__ACTIVITY__: Where the records below have a line with "microwave", that line is to be copied.

= = = = = = =

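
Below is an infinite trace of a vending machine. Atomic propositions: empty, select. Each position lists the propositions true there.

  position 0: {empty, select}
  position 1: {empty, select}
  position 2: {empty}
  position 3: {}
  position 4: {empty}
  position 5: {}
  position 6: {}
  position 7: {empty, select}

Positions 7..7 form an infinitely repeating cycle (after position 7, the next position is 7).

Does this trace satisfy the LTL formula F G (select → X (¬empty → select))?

G (select → X (¬empty → select)) holds at position 0, which is reachable from 0, so F G (select → X (¬empty → select)) holds.

Satisfied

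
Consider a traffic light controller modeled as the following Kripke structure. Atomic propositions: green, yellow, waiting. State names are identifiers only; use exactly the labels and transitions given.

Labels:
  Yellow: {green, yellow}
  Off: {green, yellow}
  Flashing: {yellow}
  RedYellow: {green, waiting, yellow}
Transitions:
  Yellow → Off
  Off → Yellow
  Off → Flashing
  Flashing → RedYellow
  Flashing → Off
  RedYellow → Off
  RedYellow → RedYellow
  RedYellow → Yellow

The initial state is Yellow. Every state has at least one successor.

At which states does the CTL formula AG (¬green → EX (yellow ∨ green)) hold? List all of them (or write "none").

{Yellow, Off, Flashing, RedYellow}

States satisfying ¬green → EX (yellow ∨ green): {Yellow, Off, Flashing, RedYellow}.
States satisfying AG (¬green → EX (yellow ∨ green)): {Yellow, Off, Flashing, RedYellow}.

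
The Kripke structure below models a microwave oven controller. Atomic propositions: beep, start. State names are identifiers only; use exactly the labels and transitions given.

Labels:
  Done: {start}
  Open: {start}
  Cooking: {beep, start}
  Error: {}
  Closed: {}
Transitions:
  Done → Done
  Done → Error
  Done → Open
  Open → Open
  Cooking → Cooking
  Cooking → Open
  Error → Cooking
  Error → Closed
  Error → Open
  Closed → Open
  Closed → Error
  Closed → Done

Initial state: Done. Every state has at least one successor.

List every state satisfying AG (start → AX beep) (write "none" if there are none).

States satisfying start → AX beep: {Error, Closed}.
States satisfying AG (start → AX beep): ∅.

none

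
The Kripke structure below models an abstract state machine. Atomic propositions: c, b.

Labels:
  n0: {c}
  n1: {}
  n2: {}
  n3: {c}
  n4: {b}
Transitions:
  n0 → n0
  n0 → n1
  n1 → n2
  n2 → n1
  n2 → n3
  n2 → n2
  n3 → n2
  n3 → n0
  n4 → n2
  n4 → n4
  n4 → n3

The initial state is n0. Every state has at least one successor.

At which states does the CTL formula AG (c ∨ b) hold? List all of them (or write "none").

States satisfying c ∨ b: {n0, n3, n4}.
States satisfying AG (c ∨ b): ∅.

none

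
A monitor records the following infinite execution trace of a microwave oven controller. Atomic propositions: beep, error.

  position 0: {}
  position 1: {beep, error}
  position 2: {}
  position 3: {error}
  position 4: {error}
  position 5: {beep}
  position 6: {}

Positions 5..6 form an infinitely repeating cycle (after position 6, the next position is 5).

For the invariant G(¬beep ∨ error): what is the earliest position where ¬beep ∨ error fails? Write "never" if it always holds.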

= = = = = = =

__TASK SOLUTION__:
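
The Kripke structure below models a microwave oven controller. Atomic propositions: beep, start. State names are identifiers only; use exactly the labels and transitions given.
A monitor records the following infinite execution trace of a microwave oven controller. Atomic propositions: beep, error.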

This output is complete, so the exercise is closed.